### Exercise objective
Every line of the material should be output exactly as written.

### Material to process
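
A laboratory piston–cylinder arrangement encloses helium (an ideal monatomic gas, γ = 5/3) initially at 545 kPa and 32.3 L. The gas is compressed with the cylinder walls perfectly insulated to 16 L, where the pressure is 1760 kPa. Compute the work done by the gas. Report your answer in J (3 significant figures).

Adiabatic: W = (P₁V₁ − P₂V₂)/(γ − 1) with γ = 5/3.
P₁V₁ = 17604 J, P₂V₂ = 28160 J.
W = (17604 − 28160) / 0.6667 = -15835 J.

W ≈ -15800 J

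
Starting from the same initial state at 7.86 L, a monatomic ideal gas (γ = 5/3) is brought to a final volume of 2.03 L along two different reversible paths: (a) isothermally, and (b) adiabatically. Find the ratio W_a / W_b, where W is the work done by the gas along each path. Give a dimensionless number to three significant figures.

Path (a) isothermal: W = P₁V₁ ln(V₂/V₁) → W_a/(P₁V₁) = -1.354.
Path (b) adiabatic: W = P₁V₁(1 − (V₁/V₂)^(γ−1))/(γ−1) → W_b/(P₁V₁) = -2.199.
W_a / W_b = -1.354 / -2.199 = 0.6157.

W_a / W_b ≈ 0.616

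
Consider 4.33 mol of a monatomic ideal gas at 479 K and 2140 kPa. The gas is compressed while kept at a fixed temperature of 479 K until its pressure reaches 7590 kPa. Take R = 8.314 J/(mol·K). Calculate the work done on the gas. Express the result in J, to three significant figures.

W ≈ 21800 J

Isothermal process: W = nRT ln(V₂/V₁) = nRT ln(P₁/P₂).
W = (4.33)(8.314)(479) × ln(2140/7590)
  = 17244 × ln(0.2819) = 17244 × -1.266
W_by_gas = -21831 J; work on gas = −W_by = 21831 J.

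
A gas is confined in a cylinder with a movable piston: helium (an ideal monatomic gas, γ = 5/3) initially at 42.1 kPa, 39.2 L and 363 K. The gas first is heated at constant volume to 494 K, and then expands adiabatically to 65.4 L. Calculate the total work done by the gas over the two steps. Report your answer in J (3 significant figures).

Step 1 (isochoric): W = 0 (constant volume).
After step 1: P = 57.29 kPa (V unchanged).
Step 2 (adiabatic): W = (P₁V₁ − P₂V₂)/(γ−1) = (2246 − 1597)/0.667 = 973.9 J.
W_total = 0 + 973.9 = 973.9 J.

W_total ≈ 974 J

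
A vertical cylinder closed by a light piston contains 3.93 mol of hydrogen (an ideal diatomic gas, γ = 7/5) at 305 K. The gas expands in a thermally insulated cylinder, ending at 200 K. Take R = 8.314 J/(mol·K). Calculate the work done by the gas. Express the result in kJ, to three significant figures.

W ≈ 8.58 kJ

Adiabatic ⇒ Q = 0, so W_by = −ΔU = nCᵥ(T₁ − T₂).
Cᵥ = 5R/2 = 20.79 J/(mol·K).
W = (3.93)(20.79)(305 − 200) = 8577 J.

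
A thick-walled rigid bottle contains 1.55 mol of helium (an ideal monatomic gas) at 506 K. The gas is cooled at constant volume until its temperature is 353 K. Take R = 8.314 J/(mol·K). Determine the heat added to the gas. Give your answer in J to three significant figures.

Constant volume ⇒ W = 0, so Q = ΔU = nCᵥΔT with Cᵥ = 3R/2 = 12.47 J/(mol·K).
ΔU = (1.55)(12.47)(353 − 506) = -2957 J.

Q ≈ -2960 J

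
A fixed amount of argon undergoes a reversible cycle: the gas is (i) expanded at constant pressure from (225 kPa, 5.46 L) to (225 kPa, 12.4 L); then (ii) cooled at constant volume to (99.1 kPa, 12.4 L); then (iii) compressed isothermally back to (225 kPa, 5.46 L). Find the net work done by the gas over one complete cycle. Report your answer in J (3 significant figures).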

### Answer for the task
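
A laboratory piston–cylinder arrangement encloses helium (an ideal monatomic gas, γ = 5/3) initially at 545 kPa and 32.3 L. The gas is compressed with the cylinder walls perfectly insulated to 16 L, where the pressure is 1760 kPa. Compute the work done by the gas. Report your answer in J (3 significant figures).

Adiabatic: W = (P₁V₁ − P₂V₂)/(γ − 1) with γ = 5/3.
P₁V₁ = 17604 J, P₂V₂ = 28160 J.
W = (17604 − 28160) / 0.6667 = -15835 J.

W ≈ -15800 J

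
Starting from the same initial state at 7.86 L, a monatomic ideal gas (γ = 5/3) is brought to a final volume of 2.03 L along two different reversible paths: (a) isothermally, and (b) adiabatically. Find the ratio W_a / W_b, where W is the work done by the gas along each path. Give a dimensionless number to three significant figures.

Path (a) isothermal: W = P₁V₁ ln(V₂/V₁) → W_a/(P₁V₁) = -1.354.
Path (b) adiabatic: W = P₁V₁(1 − (V₁/V₂)^(γ−1))/(γ−1) → W_b/(P₁V₁) = -2.199.
W_a / W_b = -1.354 / -2.199 = 0.6157.

W_a / W_b ≈ 0.616

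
Consider 4.33 mol of a monatomic ideal gas at 479 K and 2140 kPa. The gas is compressed while kept at a fixed temperature of 479 K until its pressure reaches 7590 kPa. Take R = 8.314 J/(mol·K). Calculate the work done on the gas. Express the result in J, to three significant figures.

W ≈ 21800 J

Isothermal process: W = nRT ln(V₂/V₁) = nRT ln(P₁/P₂).
W = (4.33)(8.314)(479) × ln(2140/7590)
  = 17244 × ln(0.2819) = 17244 × -1.266
W_by_gas = -21831 J; work on gas = −W_by = 21831 J.

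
A gas is confined in a cylinder with a movable piston: helium (an ideal monatomic gas, γ = 5/3) initially at 42.1 kPa, 39.2 L and 363 K. The gas first is heated at constant volume to 494 K, and then expands adiabatically to 65.4 L. Calculate the total work done by the gas over the two steps. Report your answer in J (3 significant figures).

Step 1 (isochoric): W = 0 (constant volume).
After step 1: P = 57.29 kPa (V unchanged).
Step 2 (adiabatic): W = (P₁V₁ − P₂V₂)/(γ−1) = (2246 − 1597)/0.667 = 973.9 J.
W_total = 0 + 973.9 = 973.9 J.

W_total ≈ 974 J

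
A vertical cylinder closed by a light piston contains 3.93 mol of hydrogen (an ideal diatomic gas, γ = 7/5) at 305 K. The gas expands in a thermally insulated cylinder, ending at 200 K. Take R = 8.314 J/(mol·K). Calculate the work done by the gas. Express the result in kJ, to three significant figures.

W ≈ 8.58 kJ

Adiabatic ⇒ Q = 0, so W_by = −ΔU = nCᵥ(T₁ − T₂).
Cᵥ = 5R/2 = 20.79 J/(mol·K).
W = (3.93)(20.79)(305 − 200) = 8577 J.

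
A thick-walled rigid bottle contains 1.55 mol of helium (an ideal monatomic gas) at 506 K. The gas is cooled at constant volume until its temperature is 353 K. Take R = 8.314 J/(mol·K). Determine the heat added to the gas. Give your answer in J to three significant figures.

Constant volume ⇒ W = 0, so Q = ΔU = nCᵥΔT with Cᵥ = 3R/2 = 12.47 J/(mol·K).
ΔU = (1.55)(12.47)(353 − 506) = -2957 J.

Q ≈ -2960 J

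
A fixed amount of argon undergoes a reversible cycle: the gas is (i) expanded at constant pressure from (225 kPa, 5.46 L) to (225 kPa, 12.4 L); then (ii) cooled at constant volume to (99.1 kPa, 12.4 L); then (iii) compressed isothermally back to (225 kPa, 5.46 L). Find the net work done by the gas over one complete cycle. Report your answer in J (3 significant figures).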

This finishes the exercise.